#### Problem description
Could you set down exactly the lines that start at the one containing "How many inversions" and end at the final line of the material below?

#### Data for this task
————————

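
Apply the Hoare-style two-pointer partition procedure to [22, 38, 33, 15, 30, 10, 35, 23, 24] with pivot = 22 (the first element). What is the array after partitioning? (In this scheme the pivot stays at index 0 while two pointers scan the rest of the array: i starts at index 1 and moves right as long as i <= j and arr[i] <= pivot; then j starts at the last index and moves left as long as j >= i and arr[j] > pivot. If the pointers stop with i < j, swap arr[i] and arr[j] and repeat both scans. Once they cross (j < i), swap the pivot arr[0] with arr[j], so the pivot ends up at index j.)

Hoare-style two-pointer partition with pivot = 22:

Initial array: [22, 38, 33, 15, 30, 10, 35, 23, 24]

Pointers start at i = 1, j = 8.
i stops at index 1 (arr[1]=38 > 22), j stops at index 5 (arr[5]=10 <= 22): swap arr[1] and arr[5], array becomes [22, 10, 33, 15, 30, 38, 35, 23, 24]
i stops at index 2 (arr[2]=33 > 22), j stops at index 3 (arr[3]=15 <= 22): swap arr[2] and arr[3], array becomes [22, 10, 15, 33, 30, 38, 35, 23, 24]
i ends at 3, j ends at 2: the pointers have crossed (j < i), so scanning stops.

Swap pivot arr[0] with arr[2] to place pivot at position 2: [15, 10, 22, 33, 30, 38, 35, 23, 24]
Pivot position: 2

After partitioning with pivot 22, the array becomes [15, 10, 22, 33, 30, 38, 35, 23, 24]. The pivot is placed at index 2. All elements to the left of the pivot are <= 22, and all elements to the right are > 22.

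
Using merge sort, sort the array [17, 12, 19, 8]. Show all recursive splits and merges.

Merge sort trace:

Split: [17, 12, 19, 8] -> [17, 12] and [19, 8]
  Split: [17, 12] -> [17] and [12]
  Merge: [17] + [12] -> [12, 17]
  Split: [19, 8] -> [19] and [8]
  Merge: [19] + [8] -> [8, 19]
Merge: [12, 17] + [8, 19] -> [8, 12, 17, 19]

Final sorted array: [8, 12, 17, 19]

The merge sort proceeds by recursively splitting the array and merging sorted halves.
After all merges, the sorted array is [8, 12, 17, 19].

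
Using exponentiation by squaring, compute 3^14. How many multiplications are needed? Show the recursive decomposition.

Computing 3^14 by squaring (build up from 3^1; each line after the first costs one multiplication):

3^1 = 3
3^2 = (3^1)^2 = 3^2 = 9
3^3 = 3 * 3^2 = 3 * 9 = 27
3^6 = (3^3)^2 = 27^2 = 729
3^7 = 3 * 3^6 = 3 * 729 = 2187
3^14 = (3^7)^2 = 2187^2 = 4782969

Result: 4782969
Multiplications needed: 5 (5 lines after 3^1)

3^14 = 4782969. Using exponentiation by squaring, this requires 5 multiplications. The key idea: if the exponent is even, square the half-power; if odd, multiply by the base once.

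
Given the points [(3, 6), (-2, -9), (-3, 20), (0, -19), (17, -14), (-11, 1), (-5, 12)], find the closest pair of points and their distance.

Computing all pairwise distances among 7 points:

d((3, 6), (-2, -9)) = 15.8114
d((3, 6), (-3, 20)) = 15.2315
d((3, 6), (0, -19)) = 25.1794
d((3, 6), (17, -14)) = 24.4131
d((3, 6), (-11, 1)) = 14.8661
d((3, 6), (-5, 12)) = 10.0
d((-2, -9), (-3, 20)) = 29.0172
d((-2, -9), (0, -19)) = 10.198
d((-2, -9), (17, -14)) = 19.6469
d((-2, -9), (-11, 1)) = 13.4536
d((-2, -9), (-5, 12)) = 21.2132
d((-3, 20), (0, -19)) = 39.1152
d((-3, 20), (17, -14)) = 39.4462
d((-3, 20), (-11, 1)) = 20.6155
d((-3, 20), (-5, 12)) = 8.2462 <-- minimum
d((0, -19), (17, -14)) = 17.72
d((0, -19), (-11, 1)) = 22.8254
d((0, -19), (-5, 12)) = 31.4006
d((17, -14), (-11, 1)) = 31.7648
d((17, -14), (-5, 12)) = 34.0588
d((-11, 1), (-5, 12)) = 12.53

Closest pair: (-3, 20) and (-5, 12) with distance 8.2462

The closest pair is (-3, 20) and (-5, 12) with Euclidean distance 8.2462. For 7 points, brute-force pairwise comparison is shown above. For large n, the divide-and-conquer algorithm (sort by x, recurse on halves, check the dividing strip) achieves O(n log n).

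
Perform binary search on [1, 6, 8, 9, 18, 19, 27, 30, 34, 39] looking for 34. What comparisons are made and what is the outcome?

Binary search for 34 in [1, 6, 8, 9, 18, 19, 27, 30, 34, 39]:

lo=0, hi=9, mid=4, arr[mid]=18 -> 18 < 34, search right half
lo=5, hi=9, mid=7, arr[mid]=30 -> 30 < 34, search right half
lo=8, hi=9, mid=8, arr[mid]=34 -> Found target at index 8!

Binary search finds 34 at index 8 after 3 comparisons. The search repeatedly halves the search space by comparing with the middle element.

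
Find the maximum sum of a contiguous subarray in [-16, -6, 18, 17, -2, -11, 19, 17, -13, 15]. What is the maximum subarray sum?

Using Kadane's algorithm on [-16, -6, 18, 17, -2, -11, 19, 17, -13, 15]:

Scanning through the array:
Position 1 (value -6): max_ending_here = -6, max_so_far = -6
Position 2 (value 18): max_ending_here = 18, max_so_far = 18
Position 3 (value 17): max_ending_here = 35, max_so_far = 35
Position 4 (value -2): max_ending_here = 33, max_so_far = 35
Position 5 (value -11): max_ending_here = 22, max_so_far = 35
Position 6 (value 19): max_ending_here = 41, max_so_far = 41
Position 7 (value 17): max_ending_here = 58, max_so_far = 58
Position 8 (value -13): max_ending_here = 45, max_so_far = 58
Position 9 (value 15): max_ending_here = 60, max_so_far = 60

Maximum subarray: [18, 17, -2, -11, 19, 17, -13, 15]
Maximum sum: 60

The maximum subarray is [18, 17, -2, -11, 19, 17, -13, 15] with sum 60. This subarray runs from index 2 to index 9.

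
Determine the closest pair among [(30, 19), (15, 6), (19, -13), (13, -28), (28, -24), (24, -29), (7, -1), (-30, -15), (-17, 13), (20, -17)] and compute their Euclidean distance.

Computing all pairwise distances among 10 points:

d((30, 19), (15, 6)) = 19.8494
d((30, 19), (19, -13)) = 33.8378
d((30, 19), (13, -28)) = 49.98
d((30, 19), (28, -24)) = 43.0465
d((30, 19), (24, -29)) = 48.3735
d((30, 19), (7, -1)) = 30.4795
d((30, 19), (-30, -15)) = 68.9638
d((30, 19), (-17, 13)) = 47.3814
d((30, 19), (20, -17)) = 37.3631
d((15, 6), (19, -13)) = 19.4165
d((15, 6), (13, -28)) = 34.0588
d((15, 6), (28, -24)) = 32.6956
d((15, 6), (24, -29)) = 36.1386
d((15, 6), (7, -1)) = 10.6301
d((15, 6), (-30, -15)) = 49.6588
d((15, 6), (-17, 13)) = 32.7567
d((15, 6), (20, -17)) = 23.5372
d((19, -13), (13, -28)) = 16.1555
d((19, -13), (28, -24)) = 14.2127
d((19, -13), (24, -29)) = 16.7631
d((19, -13), (7, -1)) = 16.9706
d((19, -13), (-30, -15)) = 49.0408
d((19, -13), (-17, 13)) = 44.4072
d((19, -13), (20, -17)) = 4.1231 <-- minimum
d((13, -28), (28, -24)) = 15.5242
d((13, -28), (24, -29)) = 11.0454
d((13, -28), (7, -1)) = 27.6586
d((13, -28), (-30, -15)) = 44.9222
d((13, -28), (-17, 13)) = 50.8035
d((13, -28), (20, -17)) = 13.0384
d((28, -24), (24, -29)) = 6.4031
d((28, -24), (7, -1)) = 31.1448
d((28, -24), (-30, -15)) = 58.6941
d((28, -24), (-17, 13)) = 58.258
d((28, -24), (20, -17)) = 10.6301
d((24, -29), (7, -1)) = 32.7567
d((24, -29), (-30, -15)) = 55.7853
d((24, -29), (-17, 13)) = 58.6941
d((24, -29), (20, -17)) = 12.6491
d((7, -1), (-30, -15)) = 39.5601
d((7, -1), (-17, 13)) = 27.7849
d((7, -1), (20, -17)) = 20.6155
d((-30, -15), (-17, 13)) = 30.8707
d((-30, -15), (20, -17)) = 50.04
d((-17, 13), (20, -17)) = 47.634

Closest pair: (19, -13) and (20, -17) with distance 4.1231

The closest pair is (19, -13) and (20, -17) with Euclidean distance 4.1231. For 10 points, brute-force pairwise comparison is shown above. For large n, the divide-and-conquer algorithm (sort by x, recurse on halves, check the dividing strip) achieves O(n log n).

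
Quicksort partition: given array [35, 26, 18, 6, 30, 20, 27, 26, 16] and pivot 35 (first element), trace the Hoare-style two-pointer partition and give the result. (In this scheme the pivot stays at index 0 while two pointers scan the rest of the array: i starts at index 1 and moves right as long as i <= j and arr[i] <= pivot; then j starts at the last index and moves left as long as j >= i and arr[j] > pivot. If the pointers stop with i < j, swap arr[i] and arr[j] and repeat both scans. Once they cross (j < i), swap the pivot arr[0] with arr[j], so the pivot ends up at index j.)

Hoare-style two-pointer partition with pivot = 35:

Initial array: [35, 26, 18, 6, 30, 20, 27, 26, 16]

Pointers start at i = 1, j = 8.
i ends at 9, j ends at 8: the pointers have crossed (j < i), so scanning stops.

Swap pivot arr[0] with arr[8] to place pivot at position 8: [16, 26, 18, 6, 30, 20, 27, 26, 35]
Pivot position: 8

After partitioning with pivot 35, the array becomes [16, 26, 18, 6, 30, 20, 27, 26, 35]. The pivot is placed at index 8. All elements to the left of the pivot are <= 35, and all elements to the right are > 35.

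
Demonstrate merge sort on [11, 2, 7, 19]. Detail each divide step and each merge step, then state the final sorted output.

Merge sort trace:

Split: [11, 2, 7, 19] -> [11, 2] and [7, 19]
  Split: [11, 2] -> [11] and [2]
  Merge: [11] + [2] -> [2, 11]
  Split: [7, 19] -> [7] and [19]
  Merge: [7] + [19] -> [7, 19]
Merge: [2, 11] + [7, 19] -> [2, 7, 11, 19]

Final sorted array: [2, 7, 11, 19]

The merge sort proceeds by recursively splitting the array and merging sorted halves.
After all merges, the sorted array is [2, 7, 11, 19].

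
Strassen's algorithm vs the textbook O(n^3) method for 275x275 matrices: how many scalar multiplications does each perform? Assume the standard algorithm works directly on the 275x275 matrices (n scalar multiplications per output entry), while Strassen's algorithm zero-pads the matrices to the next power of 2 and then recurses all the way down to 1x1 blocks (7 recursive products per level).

Matrix multiplication for 275x275 matrices:

Strassen's algorithm requires power-of-2 dimensions. Pad 275x275 to 512x512 (next power of 2).

Standard algorithm: 275^3 = 20796875 multiplications
Strassen's algorithm: 7^(log2(512)) = 7^9 = 40353607 multiplications
Difference: 20796875 - 40353607 = -19556732 (Strassen uses MORE here due to padding overhead — for small or just-over-power-of-2 n, padding can outweigh the per-level savings)

Standard: 20796875 multiplications (275^3). Strassen: 40353607 multiplications (7^9, after padding to 512x512). Strassen reduces 8 recursive multiplications to 7 at each level.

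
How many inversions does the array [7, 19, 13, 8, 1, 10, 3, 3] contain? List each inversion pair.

Finding inversions in [7, 19, 13, 8, 1, 10, 3, 3]:

(0, 4): arr[0]=7 > arr[4]=1
(0, 6): arr[0]=7 > arr[6]=3
(0, 7): arr[0]=7 > arr[7]=3
(1, 2): arr[1]=19 > arr[2]=13
(1, 3): arr[1]=19 > arr[3]=8
(1, 4): arr[1]=19 > arr[4]=1
(1, 5): arr[1]=19 > arr[5]=10
(1, 6): arr[1]=19 > arr[6]=3
(1, 7): arr[1]=19 > arr[7]=3
(2, 3): arr[2]=13 > arr[3]=8
(2, 4): arr[2]=13 > arr[4]=1
(2, 5): arr[2]=13 > arr[5]=10
(2, 6): arr[2]=13 > arr[6]=3
(2, 7): arr[2]=13 > arr[7]=3
(3, 4): arr[3]=8 > arr[4]=1
(3, 6): arr[3]=8 > arr[6]=3
(3, 7): arr[3]=8 > arr[7]=3
(5, 6): arr[5]=10 > arr[6]=3
(5, 7): arr[5]=10 > arr[7]=3

Total inversions: 19

The array has 19 inversion(s): (0,4), (0,6), (0,7), (1,2), (1,3), (1,4), (1,5), (1,6), (1,7), (2,3), (2,4), (2,5), (2,6), (2,7), (3,4), (3,6), (3,7), (5,6), (5,7). Each pair (i,j) satisfies i < j and arr[i] > arr[j].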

————————

#### Response
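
How many inversions does the array [7, 19, 13, 8, 1, 10, 3, 3] contain? List each inversion pair.

Finding inversions in [7, 19, 13, 8, 1, 10, 3, 3]:

(0, 4): arr[0]=7 > arr[4]=1
(0, 6): arr[0]=7 > arr[6]=3
(0, 7): arr[0]=7 > arr[7]=3
(1, 2): arr[1]=19 > arr[2]=13
(1, 3): arr[1]=19 > arr[3]=8
(1, 4): arr[1]=19 > arr[4]=1
(1, 5): arr[1]=19 > arr[5]=10
(1, 6): arr[1]=19 > arr[6]=3
(1, 7): arr[1]=19 > arr[7]=3
(2, 3): arr[2]=13 > arr[3]=8
(2, 4): arr[2]=13 > arr[4]=1
(2, 5): arr[2]=13 > arr[5]=10
(2, 6): arr[2]=13 > arr[6]=3
(2, 7): arr[2]=13 > arr[7]=3
(3, 4): arr[3]=8 > arr[4]=1
(3, 6): arr[3]=8 > arr[6]=3
(3, 7): arr[3]=8 > arr[7]=3
(5, 6): arr[5]=10 > arr[6]=3
(5, 7): arr[5]=10 > arr[7]=3

Total inversions: 19

The array has 19 inversion(s): (0,4), (0,6), (0,7), (1,2), (1,3), (1,4), (1,5), (1,6), (1,7), (2,3), (2,4), (2,5), (2,6), (2,7), (3,4), (3,6), (3,7), (5,6), (5,7). Each pair (i,j) satisfies i < j and arr[i] > arr[j].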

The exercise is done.